Brief – Print each entry verbatim.

Record extracts –
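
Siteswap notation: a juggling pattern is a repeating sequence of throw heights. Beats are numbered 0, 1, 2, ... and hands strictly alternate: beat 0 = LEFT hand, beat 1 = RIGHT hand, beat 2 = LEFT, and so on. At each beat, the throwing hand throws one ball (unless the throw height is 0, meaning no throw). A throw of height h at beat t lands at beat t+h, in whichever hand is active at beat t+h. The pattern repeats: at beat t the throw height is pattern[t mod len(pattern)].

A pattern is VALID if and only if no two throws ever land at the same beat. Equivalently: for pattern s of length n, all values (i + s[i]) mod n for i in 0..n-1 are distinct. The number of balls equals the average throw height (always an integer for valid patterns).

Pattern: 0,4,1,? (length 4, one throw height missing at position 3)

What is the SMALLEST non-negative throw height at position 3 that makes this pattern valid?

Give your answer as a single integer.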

Reply to the exercise –
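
Siteswap notation: a juggling pattern is a repeating sequence of throw heights. Beats are numbered 0, 1, 2, ... and hands strictly alternate: beat 0 = LEFT hand, beat 1 = RIGHT hand, beat 2 = LEFT, and so on. At each beat, the throwing hand throws one ball (unless the throw height is 0, meaning no throw). A throw of height h at beat t lands at beat t+h, in whichever hand is active at beat t+h. The pattern repeats: at beat t the throw height is pattern[t mod len(pattern)].

A pattern is VALID if and only if no two throws ever land at the same beat. Equivalently: for pattern s of length n, all values (i + s[i]) mod n for i in 0..n-1 are distinct. The number of balls equals the average throw height (always an integer for valid patterns).

Pattern: 0,4,1,? (length 4, one throw height missing at position 3)

What is the SMALLEST non-negative throw height at position 3 that makes this pattern valid?

Give your answer as a single integer.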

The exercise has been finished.